Dataset excerpts:
********************
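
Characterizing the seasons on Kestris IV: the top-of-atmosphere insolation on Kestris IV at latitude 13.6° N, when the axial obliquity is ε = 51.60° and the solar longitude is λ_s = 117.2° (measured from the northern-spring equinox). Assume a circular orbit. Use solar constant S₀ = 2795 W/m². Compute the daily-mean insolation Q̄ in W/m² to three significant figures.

Q̄ ≈ 866 W/m²

Solar declination: sin δ = sin ε · sin λ_s = sin 51.60° × sin 117.2° = 0.69703, so δ = +44.189°.
cos H₀ = −tan(+13.6°) tan(+44.189°) = -0.2352, H₀ = 1.8082 rad.
Bracket: H₀ sin φ sin δ + cos φ cos δ sin H₀ = 1.8082×0.23514×0.69703 + 0.97196×0.71704×0.97195 = 0.296363 + 0.677385 = 0.973748.
Q̄ = (S₀/π) × [bracket] = (2795/π) × 0.973748 = 866.3 W/m².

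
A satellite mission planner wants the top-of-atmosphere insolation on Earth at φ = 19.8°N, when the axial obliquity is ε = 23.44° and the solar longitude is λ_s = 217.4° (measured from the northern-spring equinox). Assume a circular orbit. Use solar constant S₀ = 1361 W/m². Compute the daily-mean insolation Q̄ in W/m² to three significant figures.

Q̄ ≈ 341 W/m²

Solar declination: sin δ = sin ε · sin λ_s = sin 23.44° × sin 217.4° = -0.24161, so δ = -13.981°.
cos H₀ = −tan(+19.8°) tan(-13.981°) = 0.0896, H₀ = 1.4810 rad.
Bracket: H₀ sin φ sin δ + cos φ cos δ sin H₀ = 1.4810×0.33874×-0.24161 + 0.94088×0.97037×0.99597 = -0.121209 + 0.909322 = 0.788113.
Q̄ = (S₀/π) × [bracket] = (1361/π) × 0.788113 = 341.4 W/m².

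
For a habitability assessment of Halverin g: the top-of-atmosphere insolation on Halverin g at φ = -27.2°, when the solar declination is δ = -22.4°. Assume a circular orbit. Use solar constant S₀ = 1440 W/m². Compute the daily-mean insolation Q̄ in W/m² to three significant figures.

Q̄ ≈ 511 W/m²

cos H₀ = −tan(-27.2°) tan(-22.400°) = -0.2118, H₀ = 1.7842 rad.
Bracket: H₀ sin φ sin δ + cos φ cos δ sin H₀ = 1.7842×-0.45710×-0.38107 + 0.88942×0.92455×0.97731 = 0.310785 + 0.803655 = 1.114440.
Q̄ = (S₀/π) × [bracket] = (1440/π) × 1.114440 = 510.8 W/m².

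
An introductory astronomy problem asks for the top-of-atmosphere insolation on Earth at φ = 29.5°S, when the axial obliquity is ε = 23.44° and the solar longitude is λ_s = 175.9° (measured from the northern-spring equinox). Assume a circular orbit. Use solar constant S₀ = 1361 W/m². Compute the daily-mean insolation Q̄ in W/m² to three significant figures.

Solar declination: sin δ = sin ε · sin λ_s = sin 23.44° × sin 175.9° = 0.02844, so δ = +1.630°.
cos H₀ = −tan(-29.5°) tan(+1.630°) = 0.0161, H₀ = 1.5547 rad.
Bracket: H₀ sin φ sin δ + cos φ cos δ sin H₀ = 1.5547×-0.49242×0.02844 + 0.87036×0.99960×0.99987 = -0.021773 + 0.869899 = 0.848126.
Q̄ = (S₀/π) × [bracket] = (1361/π) × 0.848126 = 367.4 W/m².

Q̄ ≈ 367 W/m²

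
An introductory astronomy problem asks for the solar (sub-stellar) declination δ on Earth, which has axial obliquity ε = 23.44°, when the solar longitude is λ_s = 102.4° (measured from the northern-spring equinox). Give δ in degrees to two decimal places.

sin δ = sin ε · sin λ_s = sin 23.44° × sin 102.4° = 0.388509.
δ = arcsin(0.388509) = +22.86°.

δ = +22.86°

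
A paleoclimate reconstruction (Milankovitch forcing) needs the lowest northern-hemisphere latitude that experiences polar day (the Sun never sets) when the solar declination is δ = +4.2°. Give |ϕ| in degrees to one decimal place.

Polar day requires cos h₀ = −tan ϕ tan δ ≤ −1, i.e. tan ϕ tan δ ≥ 1.
The boundary is |tan ϕ| · |tan δ| = 1, so |ϕ| = 90° − |δ| = 90° − 4.2° = 85.8° in the northern hemisphere.

|ϕ| = 85.8°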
********************
* **Task goal**
Nothing but the lines from the one containing "An introductory astronomy problem asks for the solar" through the last line of the data above should be given again, each exactly as it stands.

* **Written response**
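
An introductory astronomy problem asks for the solar (sub-stellar) declination δ on Earth, which has axial obliquity ε = 23.44°, when the solar longitude is λ_s = 102.4° (measured from the northern-spring equinox). Give δ in degrees to two decimal places.

sin δ = sin ε · sin λ_s = sin 23.44° × sin 102.4° = 0.388509.
δ = arcsin(0.388509) = +22.86°.

δ = +22.86°

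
A paleoclimate reconstruction (Milankovitch forcing) needs the lowest northern-hemisphere latitude that experiences polar day (the Sun never sets) when the solar declination is δ = +4.2°. Give |ϕ| in degrees to one decimal place.

Polar day requires cos h₀ = −tan ϕ tan δ ≤ −1, i.e. tan ϕ tan δ ≥ 1.
The boundary is |tan ϕ| · |tan δ| = 1, so |ϕ| = 90° − |δ| = 90° − 4.2° = 85.8° in the northern hemisphere.

|ϕ| = 85.8°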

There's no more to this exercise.